SUPPLIED INFORMATION>

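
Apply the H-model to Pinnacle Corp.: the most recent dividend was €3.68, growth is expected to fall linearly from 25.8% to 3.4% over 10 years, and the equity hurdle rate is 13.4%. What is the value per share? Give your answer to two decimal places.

€79.27

H-model: P₀ = D₀[(1+g_L) + H(g_S−g_L)]/(r−g_L), with H = 10/2 = 5.
P₀ = 3.68 × [(1+0.034) + 5×(0.258−0.034)] / (0.134−0.034)
   = 3.68 × 2.1540 / 0.1 = 79.2672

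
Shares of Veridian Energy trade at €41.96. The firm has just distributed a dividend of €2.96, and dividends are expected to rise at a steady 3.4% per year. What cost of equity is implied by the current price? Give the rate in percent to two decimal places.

10.69%

Rearranging the constant-growth DDM: r = D₁/P₀ + g.
D₁ = 2.96 × (1 + 0.034) = 3.0606.
r = 3.0606 / 41.96 + 0.034 = 0.07294 + 0.034 = 0.10694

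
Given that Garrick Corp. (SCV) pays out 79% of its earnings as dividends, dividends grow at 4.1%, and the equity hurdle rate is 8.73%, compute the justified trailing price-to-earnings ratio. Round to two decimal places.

Justified trailing P/E = b(1+g)/(r−g) = 0.79×(1+0.041)/(0.0873−0.041) = 17.7622

17.76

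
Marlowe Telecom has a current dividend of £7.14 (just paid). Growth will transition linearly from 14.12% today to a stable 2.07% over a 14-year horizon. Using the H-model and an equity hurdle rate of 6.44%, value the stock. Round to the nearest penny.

H-model: P₀ = D₀[(1+g_L) + H(g_S−g_L)]/(r−g_L), with H = 14/2 = 7.
P₀ = 7.14 × [(1+0.0207) + 7×(0.1412−0.0207)] / (0.0644−0.0207)
   = 7.14 × 1.8642 / 0.0437 = 304.5855

£304.59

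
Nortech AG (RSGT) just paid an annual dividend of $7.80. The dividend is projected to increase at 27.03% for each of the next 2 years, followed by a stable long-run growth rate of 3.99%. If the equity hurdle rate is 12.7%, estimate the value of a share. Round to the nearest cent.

$137.01

Two-stage DDM. Project D₁…D_2 at 0.2703, terminal growth 0.0399, discount at r = 0.127.
D_1 = 9.9083
D_2 = 12.5866
Terminal value at t=2: TV = D_3/(r−g) = 13.0888/(0.127−0.0399) = 150.2729
P₀ = 9.9083/(1+0.127)^1 + 12.5866/(1+0.127)^2 + 150.2729/(1+0.127)^2 = 137.0145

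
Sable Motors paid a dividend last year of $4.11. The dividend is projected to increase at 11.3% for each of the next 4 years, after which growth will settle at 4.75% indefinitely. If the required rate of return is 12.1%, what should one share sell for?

$73.07

Two-stage DDM. Project D₁…D_4 at 0.113, terminal growth 0.0475, discount at r = 0.121.
D_1 = 4.5744
D_2 = 5.0913
D_3 = 5.6667
D_4 = 6.3070
Terminal value at t=4: TV = D_5/(r−g) = 6.6066/(0.121−0.0475) = 89.8854
P₀ = 4.5744/(1+0.121)^1 + 5.0913/(1+0.121)^2 + 5.6667/(1+0.121)^3 + 6.3070/(1+0.121)^4 + 89.8854/(1+0.121)^4 = 73.0690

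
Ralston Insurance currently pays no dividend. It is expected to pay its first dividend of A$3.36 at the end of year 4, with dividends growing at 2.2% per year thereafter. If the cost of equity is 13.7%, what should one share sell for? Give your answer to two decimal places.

A$19.88

Deferred-dividend DDM. At t=3 the remaining stream is a growing perpetuity with first payment D_4 = 3.36.
V_3 = D_4/(r−g) = 3.36/(0.137−0.022) = 29.2174
P₀ = V_3/(1+r)^3 = 29.2174/(1+0.137)^3 = 19.8774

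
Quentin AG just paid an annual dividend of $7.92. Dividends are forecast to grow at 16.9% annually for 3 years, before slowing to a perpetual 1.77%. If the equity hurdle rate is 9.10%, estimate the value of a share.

$162.59

Two-stage DDM. Project D₁…D_3 at 0.169, terminal growth 0.0177, discount at r = 0.091.
D_1 = 9.2585
D_2 = 10.8232
D_3 = 12.6523
Terminal value at t=3: TV = D_4/(r−g) = 12.8762/(0.091−0.0177) = 175.6647
P₀ = 9.2585/(1+0.091)^1 + 10.8232/(1+0.091)^2 + 12.6523/(1+0.091)^3 + 175.6647/(1+0.091)^3 = 162.5950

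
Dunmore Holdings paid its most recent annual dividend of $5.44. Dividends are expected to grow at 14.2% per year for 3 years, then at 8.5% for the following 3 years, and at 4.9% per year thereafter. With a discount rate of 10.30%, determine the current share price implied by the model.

Three-stage DDM. Project D₁…D_6; terminal Gordon value at t=6 with g = 0.049; discount at r = 0.103.
D_1 = 6.2125
D_2 = 7.0947
D_3 = 8.1021
D_4 = 8.7908
D_5 = 9.5380
D_6 = 10.3487
TV_6 = 10.8558/(0.103−0.049) = 201.0334
P₀ = Σ Dₜ/(1+r)ᵗ + TV_6/(1+r)^6 = 146.6686

$146.67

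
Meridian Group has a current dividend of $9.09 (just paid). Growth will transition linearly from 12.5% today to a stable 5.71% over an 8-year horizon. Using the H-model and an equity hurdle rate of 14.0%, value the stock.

$145.69

H-model: P₀ = D₀[(1+g_L) + H(g_S−g_L)]/(r−g_L), with H = 8/2 = 4.
P₀ = 9.09 × [(1+0.0571) + 4×(0.125−0.0571)] / (0.14−0.0571)
   = 9.09 × 1.3287 / 0.0829 = 145.6922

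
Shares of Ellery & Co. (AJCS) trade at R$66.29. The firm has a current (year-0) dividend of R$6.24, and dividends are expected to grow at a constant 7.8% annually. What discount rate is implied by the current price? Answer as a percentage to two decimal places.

17.95%

Rearranging the constant-growth DDM: r = D₁/P₀ + g.
D₁ = 6.24 × (1 + 0.078) = 6.7267.
r = 6.7267 / 66.29 + 0.078 = 0.10147 + 0.078 = 0.17947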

INSTRUCTIONS FOR THE TASK>
Print the full listing verbatim. Leave nothing out.

PROBLEM SOLUTION>
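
Apply the H-model to Pinnacle Corp.: the most recent dividend was €3.68, growth is expected to fall linearly from 25.8% to 3.4% over 10 years, and the equity hurdle rate is 13.4%. What is the value per share? Give your answer to two decimal places.

€79.27

H-model: P₀ = D₀[(1+g_L) + H(g_S−g_L)]/(r−g_L), with H = 10/2 = 5.
P₀ = 3.68 × [(1+0.034) + 5×(0.258−0.034)] / (0.134−0.034)
   = 3.68 × 2.1540 / 0.1 = 79.2672

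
Shares of Veridian Energy trade at €41.96. The firm has just distributed a dividend of €2.96, and dividends are expected to rise at a steady 3.4% per year. What cost of equity is implied by the current price? Give the rate in percent to two decimal places.

10.69%

Rearranging the constant-growth DDM: r = D₁/P₀ + g.
D₁ = 2.96 × (1 + 0.034) = 3.0606.
r = 3.0606 / 41.96 + 0.034 = 0.07294 + 0.034 = 0.10694

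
Given that Garrick Corp. (SCV) pays out 79% of its earnings as dividends, dividends grow at 4.1%, and the equity hurdle rate is 8.73%, compute the justified trailing price-to-earnings ratio. Round to two decimal places.

Justified trailing P/E = b(1+g)/(r−g) = 0.79×(1+0.041)/(0.0873−0.041) = 17.7622

17.76

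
Marlowe Telecom has a current dividend of £7.14 (just paid). Growth will transition linearly from 14.12% today to a stable 2.07% over a 14-year horizon. Using the H-model and an equity hurdle rate of 6.44%, value the stock. Round to the nearest penny.

H-model: P₀ = D₀[(1+g_L) + H(g_S−g_L)]/(r−g_L), with H = 14/2 = 7.
P₀ = 7.14 × [(1+0.0207) + 7×(0.1412−0.0207)] / (0.0644−0.0207)
   = 7.14 × 1.8642 / 0.0437 = 304.5855

£304.59

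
Nortech AG (RSGT) just paid an annual dividend of $7.80. The dividend is projected to increase at 27.03% for each of the next 2 years, followed by a stable long-run growth rate of 3.99%. If the equity hurdle rate is 12.7%, estimate the value of a share. Round to the nearest cent.

$137.01

Two-stage DDM. Project D₁…D_2 at 0.2703, terminal growth 0.0399, discount at r = 0.127.
D_1 = 9.9083
D_2 = 12.5866
Terminal value at t=2: TV = D_3/(r−g) = 13.0888/(0.127−0.0399) = 150.2729
P₀ = 9.9083/(1+0.127)^1 + 12.5866/(1+0.127)^2 + 150.2729/(1+0.127)^2 = 137.0145

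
Sable Motors paid a dividend last year of $4.11. The dividend is projected to increase at 11.3% for each of the next 4 years, after which growth will settle at 4.75% indefinitely. If the required rate of return is 12.1%, what should one share sell for?

$73.07

Two-stage DDM. Project D₁…D_4 at 0.113, terminal growth 0.0475, discount at r = 0.121.
D_1 = 4.5744
D_2 = 5.0913
D_3 = 5.6667
D_4 = 6.3070
Terminal value at t=4: TV = D_5/(r−g) = 6.6066/(0.121−0.0475) = 89.8854
P₀ = 4.5744/(1+0.121)^1 + 5.0913/(1+0.121)^2 + 5.6667/(1+0.121)^3 + 6.3070/(1+0.121)^4 + 89.8854/(1+0.121)^4 = 73.0690

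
Ralston Insurance currently pays no dividend. It is expected to pay its first dividend of A$3.36 at the end of year 4, with dividends growing at 2.2% per year thereafter. If the cost of equity is 13.7%, what should one share sell for? Give your answer to two decimal places.

A$19.88

Deferred-dividend DDM. At t=3 the remaining stream is a growing perpetuity with first payment D_4 = 3.36.
V_3 = D_4/(r−g) = 3.36/(0.137−0.022) = 29.2174
P₀ = V_3/(1+r)^3 = 29.2174/(1+0.137)^3 = 19.8774

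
Quentin AG just paid an annual dividend of $7.92. Dividends are forecast to grow at 16.9% annually for 3 years, before slowing to a perpetual 1.77%. If the equity hurdle rate is 9.10%, estimate the value of a share.

$162.59

Two-stage DDM. Project D₁…D_3 at 0.169, terminal growth 0.0177, discount at r = 0.091.
D_1 = 9.2585
D_2 = 10.8232
D_3 = 12.6523
Terminal value at t=3: TV = D_4/(r−g) = 12.8762/(0.091−0.0177) = 175.6647
P₀ = 9.2585/(1+0.091)^1 + 10.8232/(1+0.091)^2 + 12.6523/(1+0.091)^3 + 175.6647/(1+0.091)^3 = 162.5950

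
Dunmore Holdings paid its most recent annual dividend of $5.44. Dividends are expected to grow at 14.2% per year for 3 years, then at 8.5% for the following 3 years, and at 4.9% per year thereafter. With a discount rate of 10.30%, determine the current share price implied by the model.

Three-stage DDM. Project D₁…D_6; terminal Gordon value at t=6 with g = 0.049; discount at r = 0.103.
D_1 = 6.2125
D_2 = 7.0947
D_3 = 8.1021
D_4 = 8.7908
D_5 = 9.5380
D_6 = 10.3487
TV_6 = 10.8558/(0.103−0.049) = 201.0334
P₀ = Σ Dₜ/(1+r)ᵗ + TV_6/(1+r)^6 = 146.6686

$146.67

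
Meridian Group has a current dividend of $9.09 (just paid). Growth will transition linearly from 12.5% today to a stable 5.71% over an 8-year horizon. Using the H-model and an equity hurdle rate of 14.0%, value the stock.

$145.69

H-model: P₀ = D₀[(1+g_L) + H(g_S−g_L)]/(r−g_L), with H = 8/2 = 4.
P₀ = 9.09 × [(1+0.0571) + 4×(0.125−0.0571)] / (0.14−0.0571)
   = 9.09 × 1.3287 / 0.0829 = 145.6922

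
Shares of Ellery & Co. (AJCS) trade at R$66.29. The firm has a current (year-0) dividend of R$6.24, and dividends are expected to grow at a constant 7.8% annually. What discount rate is implied by the current price? Answer as a percentage to two decimal places.

17.95%

Rearranging the constant-growth DDM: r = D₁/P₀ + g.
D₁ = 6.24 × (1 + 0.078) = 6.7267.
r = 6.7267 / 66.29 + 0.078 = 0.10147 + 0.078 = 0.17947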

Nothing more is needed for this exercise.